Material supplied =>

┌────────

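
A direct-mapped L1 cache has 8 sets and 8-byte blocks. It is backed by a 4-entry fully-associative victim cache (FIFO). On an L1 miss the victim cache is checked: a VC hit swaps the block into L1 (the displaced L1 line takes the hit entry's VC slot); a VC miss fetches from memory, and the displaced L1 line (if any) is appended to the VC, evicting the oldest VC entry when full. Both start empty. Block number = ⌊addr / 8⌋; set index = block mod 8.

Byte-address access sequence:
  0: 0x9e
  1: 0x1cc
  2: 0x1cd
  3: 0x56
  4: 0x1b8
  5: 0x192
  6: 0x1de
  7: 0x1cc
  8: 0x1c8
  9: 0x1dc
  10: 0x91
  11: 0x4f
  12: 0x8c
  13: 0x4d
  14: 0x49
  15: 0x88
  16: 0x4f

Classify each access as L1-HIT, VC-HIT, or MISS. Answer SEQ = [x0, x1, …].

SEQ = [MISS, MISS, L1-HIT, MISS, MISS, MISS, MISS, L1-HIT, L1-HIT, L1-HIT, MISS, MISS, MISS, VC-HIT, L1-HIT, VC-HIT, VC-HIT]

0: 0x9e (blk 19, set 3) → MISS  vc=[]
1: 0x1cc (blk 57, set 1) → MISS  vc=[]
2: 0x1cd (blk 57, set 1) → L1-HIT  vc=[]
3: 0x56 (blk 10, set 2) → MISS  vc=[]
4: 0x1b8 (blk 55, set 7) → MISS  vc=[]
5: 0x192 (blk 50, set 2) → MISS  vc=[10]
6: 0x1de (blk 59, set 3) → MISS  vc=[10, 19]
7: 0x1cc (blk 57, set 1) → L1-HIT  vc=[10, 19]
8: 0x1c8 (blk 57, set 1) → L1-HIT  vc=[10, 19]
9: 0x1dc (blk 59, set 3) → L1-HIT  vc=[10, 19]
10: 0x91 (blk 18, set 2) → MISS  vc=[10, 19, 50]
11: 0x4f (blk 9, set 1) → MISS  vc=[10, 19, 50, 57]
12: 0x8c (blk 17, set 1) → MISS  vc=[19, 50, 57, 9]
13: 0x4d (blk 9, set 1) → VC-HIT  vc=[19, 50, 57, 17]
14: 0x49 (blk 9, set 1) → L1-HIT  vc=[19, 50, 57, 17]
15: 0x88 (blk 17, set 1) → VC-HIT  vc=[19, 50, 57, 9]
16: 0x4f (blk 9, set 1) → VC-HIT  vc=[19, 50, 57, 17]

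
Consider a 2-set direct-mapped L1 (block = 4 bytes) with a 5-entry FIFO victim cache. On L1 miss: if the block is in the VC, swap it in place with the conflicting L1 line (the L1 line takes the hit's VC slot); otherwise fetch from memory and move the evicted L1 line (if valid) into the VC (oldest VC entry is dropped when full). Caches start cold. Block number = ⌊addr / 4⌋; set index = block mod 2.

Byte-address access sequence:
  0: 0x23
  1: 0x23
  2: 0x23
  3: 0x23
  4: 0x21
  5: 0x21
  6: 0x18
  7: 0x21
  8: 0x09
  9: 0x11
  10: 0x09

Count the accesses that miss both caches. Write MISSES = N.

0: 0x23 (blk 8, set 0) → MISS  vc=[]
1: 0x23 (blk 8, set 0) → L1-HIT  vc=[]
2: 0x23 (blk 8, set 0) → L1-HIT  vc=[]
3: 0x23 (blk 8, set 0) → L1-HIT  vc=[]
4: 0x21 (blk 8, set 0) → L1-HIT  vc=[]
5: 0x21 (blk 8, set 0) → L1-HIT  vc=[]
6: 0x18 (blk 6, set 0) → MISS  vc=[8]
7: 0x21 (blk 8, set 0) → VC-HIT  vc=[6]
8: 0x9 (blk 2, set 0) → MISS  vc=[6, 8]
9: 0x11 (blk 4, set 0) → MISS  vc=[6, 8, 2]
10: 0x9 (blk 2, set 0) → VC-HIT  vc=[6, 8, 4]

MISSES = 4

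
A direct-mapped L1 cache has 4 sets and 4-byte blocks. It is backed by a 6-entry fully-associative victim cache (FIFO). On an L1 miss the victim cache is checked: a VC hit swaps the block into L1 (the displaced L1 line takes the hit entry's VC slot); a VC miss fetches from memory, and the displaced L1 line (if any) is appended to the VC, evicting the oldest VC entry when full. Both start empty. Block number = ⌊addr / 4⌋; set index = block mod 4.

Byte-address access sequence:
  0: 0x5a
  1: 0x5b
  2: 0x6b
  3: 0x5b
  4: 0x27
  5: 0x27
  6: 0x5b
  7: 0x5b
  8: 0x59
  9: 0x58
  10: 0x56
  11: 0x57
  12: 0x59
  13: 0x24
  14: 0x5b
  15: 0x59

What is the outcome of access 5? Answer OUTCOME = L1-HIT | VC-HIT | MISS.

0: 0x5a (blk 22, set 2) → MISS  vc=[]
1: 0x5b (blk 22, set 2) → L1-HIT  vc=[]
2: 0x6b (blk 26, set 2) → MISS  vc=[22]
3: 0x5b (blk 22, set 2) → VC-HIT  vc=[26]
4: 0x27 (blk 9, set 1) → MISS  vc=[26]
5: 0x27 (blk 9, set 1) → L1-HIT  vc=[26]
6: 0x5b (blk 22, set 2) → L1-HIT  vc=[26]
7: 0x5b (blk 22, set 2) → L1-HIT  vc=[26]
8: 0x59 (blk 22, set 2) → L1-HIT  vc=[26]
9: 0x58 (blk 22, set 2) → L1-HIT  vc=[26]
10: 0x56 (blk 21, set 1) → MISS  vc=[26, 9]
11: 0x57 (blk 21, set 1) → L1-HIT  vc=[26, 9]
12: 0x59 (blk 22, set 2) → L1-HIT  vc=[26, 9]
13: 0x24 (blk 9, set 1) → VC-HIT  vc=[26, 21]
14: 0x5b (blk 22, set 2) → L1-HIT  vc=[26, 21]
15: 0x59 (blk 22, set 2) → L1-HIT  vc=[26, 21]

OUTCOME = L1-HIT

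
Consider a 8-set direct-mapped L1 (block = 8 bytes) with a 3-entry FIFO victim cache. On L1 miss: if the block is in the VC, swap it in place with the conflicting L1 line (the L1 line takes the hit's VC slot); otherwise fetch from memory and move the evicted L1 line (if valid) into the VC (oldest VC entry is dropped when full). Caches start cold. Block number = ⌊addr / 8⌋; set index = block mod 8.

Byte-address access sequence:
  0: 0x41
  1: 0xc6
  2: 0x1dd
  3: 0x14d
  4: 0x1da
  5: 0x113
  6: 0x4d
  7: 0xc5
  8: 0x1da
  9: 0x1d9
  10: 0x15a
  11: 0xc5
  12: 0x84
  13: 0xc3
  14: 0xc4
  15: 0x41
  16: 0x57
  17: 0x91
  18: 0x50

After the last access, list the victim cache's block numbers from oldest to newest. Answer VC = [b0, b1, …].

VC = [24, 34, 18]

#0 0x41→b8/s0 MISS; vc=[]
#1 0xc6→b24/s0 MISS; vc=[8]
#2 0x1dd→b59/s3 MISS; vc=[8]
#3 0x14d→b41/s1 MISS; vc=[8]
#4 0x1da→b59/s3 L1-HIT; vc=[8]
#5 0x113→b34/s2 MISS; vc=[8]
#6 0x4d→b9/s1 MISS; vc=[8,41]
#7 0xc5→b24/s0 L1-HIT; vc=[8,41]
#8 0x1da→b59/s3 L1-HIT; vc=[8,41]
#9 0x1d9→b59/s3 L1-HIT; vc=[8,41]
#10 0x15a→b43/s3 MISS; vc=[8,41,59]
#11 0xc5→b24/s0 L1-HIT; vc=[8,41,59]
#12 0x84→b16/s0 MISS; vc=[41,59,24]
#13 0xc3→b24/s0 VC-HIT; vc=[41,59,16]
#14 0xc4→b24/s0 L1-HIT; vc=[41,59,16]
#15 0x41→b8/s0 MISS; vc=[59,16,24]
#16 0x57→b10/s2 MISS; vc=[16,24,34]
#17 0x91→b18/s2 MISS; vc=[24,34,10]
#18 0x50→b10/s2 VC-HIT; vc=[24,34,18]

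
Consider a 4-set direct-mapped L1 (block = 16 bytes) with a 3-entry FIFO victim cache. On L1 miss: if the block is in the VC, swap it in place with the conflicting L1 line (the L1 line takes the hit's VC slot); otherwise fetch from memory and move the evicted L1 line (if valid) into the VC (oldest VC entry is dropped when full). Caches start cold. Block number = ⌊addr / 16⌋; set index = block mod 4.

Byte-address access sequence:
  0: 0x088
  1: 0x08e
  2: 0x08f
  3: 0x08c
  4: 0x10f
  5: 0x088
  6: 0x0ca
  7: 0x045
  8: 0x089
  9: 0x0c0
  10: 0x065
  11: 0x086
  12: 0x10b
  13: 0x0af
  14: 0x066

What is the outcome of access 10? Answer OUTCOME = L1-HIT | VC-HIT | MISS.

#0 0x88→b8/s0 MISS; vc=[]
#1 0x8e→b8/s0 L1-HIT; vc=[]
#2 0x8f→b8/s0 L1-HIT; vc=[]
#3 0x8c→b8/s0 L1-HIT; vc=[]
#4 0x10f→b16/s0 MISS; vc=[8]
#5 0x88→b8/s0 VC-HIT; vc=[16]
#6 0xca→b12/s0 MISS; vc=[16,8]
#7 0x45→b4/s0 MISS; vc=[16,8,12]
#8 0x89→b8/s0 VC-HIT; vc=[16,4,12]
#9 0xc0→b12/s0 VC-HIT; vc=[16,4,8]
#10 0x65→b6/s2 MISS; vc=[16,4,8]
#11 0x86→b8/s0 VC-HIT; vc=[16,4,12]
#12 0x10b→b16/s0 VC-HIT; vc=[8,4,12]
#13 0xaf→b10/s2 MISS; vc=[4,12,6]
#14 0x66→b6/s2 VC-HIT; vc=[4,12,10]

OUTCOME = MISS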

└────────

Prompt => Restate exactly each line of the data from the one bearing "Consider a 4-set" to the end, and add nothing.

Written response =>
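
Consider a 4-set direct-mapped L1 (block = 16 bytes) with a 3-entry FIFO victim cache. On L1 miss: if the block is in the VC, swap it in place with the conflicting L1 line (the L1 line takes the hit's VC slot); otherwise fetch from memory and move the evicted L1 line (if valid) into the VC (oldest VC entry is dropped when full). Caches start cold. Block number = ⌊addr / 16⌋; set index = block mod 4.

Byte-address access sequence:
  0: 0x088
  1: 0x08e
  2: 0x08f
  3: 0x08c
  4: 0x10f
  5: 0x088
  6: 0x0ca
  7: 0x045
  8: 0x089
  9: 0x0c0
  10: 0x065
  11: 0x086
  12: 0x10b
  13: 0x0af
  14: 0x066

What is the outcome of access 10? Answer OUTCOME = L1-HIT | VC-HIT | MISS.

#0 0x88→b8/s0 MISS; vc=[]
#1 0x8e→b8/s0 L1-HIT; vc=[]
#2 0x8f→b8/s0 L1-HIT; vc=[]
#3 0x8c→b8/s0 L1-HIT; vc=[]
#4 0x10f→b16/s0 MISS; vc=[8]
#5 0x88→b8/s0 VC-HIT; vc=[16]
#6 0xca→b12/s0 MISS; vc=[16,8]
#7 0x45→b4/s0 MISS; vc=[16,8,12]
#8 0x89→b8/s0 VC-HIT; vc=[16,4,12]
#9 0xc0→b12/s0 VC-HIT; vc=[16,4,8]
#10 0x65→b6/s2 MISS; vc=[16,4,8]
#11 0x86→b8/s0 VC-HIT; vc=[16,4,12]
#12 0x10b→b16/s0 VC-HIT; vc=[8,4,12]
#13 0xaf→b10/s2 MISS; vc=[4,12,6]
#14 0x66→b6/s2 VC-HIT; vc=[4,12,10]

OUTCOME = MISS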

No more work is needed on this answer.